[Records drawn from a dataset]
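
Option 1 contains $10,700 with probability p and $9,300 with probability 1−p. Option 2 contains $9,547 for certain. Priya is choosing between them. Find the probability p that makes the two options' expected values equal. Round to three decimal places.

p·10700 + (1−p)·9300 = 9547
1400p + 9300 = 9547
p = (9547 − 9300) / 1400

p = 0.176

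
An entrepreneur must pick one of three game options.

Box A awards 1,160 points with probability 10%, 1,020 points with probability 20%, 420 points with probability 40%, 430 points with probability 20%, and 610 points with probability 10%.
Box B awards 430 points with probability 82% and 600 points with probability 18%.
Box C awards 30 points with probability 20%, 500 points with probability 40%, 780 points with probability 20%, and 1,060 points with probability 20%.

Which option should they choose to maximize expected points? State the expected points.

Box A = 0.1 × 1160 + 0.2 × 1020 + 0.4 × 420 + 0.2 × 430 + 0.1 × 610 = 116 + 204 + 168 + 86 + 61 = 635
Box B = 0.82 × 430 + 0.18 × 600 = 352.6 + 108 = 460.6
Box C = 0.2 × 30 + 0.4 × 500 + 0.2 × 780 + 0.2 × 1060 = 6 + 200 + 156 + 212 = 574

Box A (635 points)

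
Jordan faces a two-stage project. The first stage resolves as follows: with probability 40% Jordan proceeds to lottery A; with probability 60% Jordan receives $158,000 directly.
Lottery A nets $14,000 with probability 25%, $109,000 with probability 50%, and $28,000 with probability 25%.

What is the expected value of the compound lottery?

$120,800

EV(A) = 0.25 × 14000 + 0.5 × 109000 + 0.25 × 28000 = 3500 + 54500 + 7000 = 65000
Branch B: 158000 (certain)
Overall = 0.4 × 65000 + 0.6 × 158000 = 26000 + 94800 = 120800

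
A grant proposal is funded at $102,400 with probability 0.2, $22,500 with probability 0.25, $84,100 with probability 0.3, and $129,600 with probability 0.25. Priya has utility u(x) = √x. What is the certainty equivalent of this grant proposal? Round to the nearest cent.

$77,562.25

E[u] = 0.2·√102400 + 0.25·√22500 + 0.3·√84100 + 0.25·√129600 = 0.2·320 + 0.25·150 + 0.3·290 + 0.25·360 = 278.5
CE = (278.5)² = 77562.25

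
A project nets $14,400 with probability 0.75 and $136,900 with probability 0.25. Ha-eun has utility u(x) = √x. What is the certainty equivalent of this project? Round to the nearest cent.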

THE TASK:
Only an exact copy of all the data will do as the answer.

ANSWER SPACE:
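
Option 1 contains $10,700 with probability p and $9,300 with probability 1−p. Option 2 contains $9,547 for certain. Priya is choosing between them. Find the probability p that makes the two options' expected values equal. Round to three decimal places.

p·10700 + (1−p)·9300 = 9547
1400p + 9300 = 9547
p = (9547 − 9300) / 1400

p = 0.176

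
An entrepreneur must pick one of three game options.

Box A awards 1,160 points with probability 10%, 1,020 points with probability 20%, 420 points with probability 40%, 430 points with probability 20%, and 610 points with probability 10%.
Box B awards 430 points with probability 82% and 600 points with probability 18%.
Box C awards 30 points with probability 20%, 500 points with probability 40%, 780 points with probability 20%, and 1,060 points with probability 20%.

Which option should they choose to maximize expected points? State the expected points.

Box A = 0.1 × 1160 + 0.2 × 1020 + 0.4 × 420 + 0.2 × 430 + 0.1 × 610 = 116 + 204 + 168 + 86 + 61 = 635
Box B = 0.82 × 430 + 0.18 × 600 = 352.6 + 108 = 460.6
Box C = 0.2 × 30 + 0.4 × 500 + 0.2 × 780 + 0.2 × 1060 = 6 + 200 + 156 + 212 = 574

Box A (635 points)

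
Jordan faces a two-stage project. The first stage resolves as follows: with probability 40% Jordan proceeds to lottery A; with probability 60% Jordan receives $158,000 directly.
Lottery A nets $14,000 with probability 25%, $109,000 with probability 50%, and $28,000 with probability 25%.

What is the expected value of the compound lottery?

$120,800

EV(A) = 0.25 × 14000 + 0.5 × 109000 + 0.25 × 28000 = 3500 + 54500 + 7000 = 65000
Branch B: 158000 (certain)
Overall = 0.4 × 65000 + 0.6 × 158000 = 26000 + 94800 = 120800

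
A grant proposal is funded at $102,400 with probability 0.2, $22,500 with probability 0.25, $84,100 with probability 0.3, and $129,600 with probability 0.25. Priya has utility u(x) = √x. What is the certainty equivalent of this grant proposal? Round to the nearest cent.

$77,562.25

E[u] = 0.2·√102400 + 0.25·√22500 + 0.3·√84100 + 0.25·√129600 = 0.2·320 + 0.25·150 + 0.3·290 + 0.25·360 = 278.5
CE = (278.5)² = 77562.25

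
A project nets $14,400 with probability 0.75 and $136,900 with probability 0.25. Ha-eun has utility u(x) = √x. What is the certainty equivalent of this project? Round to the nearest cent.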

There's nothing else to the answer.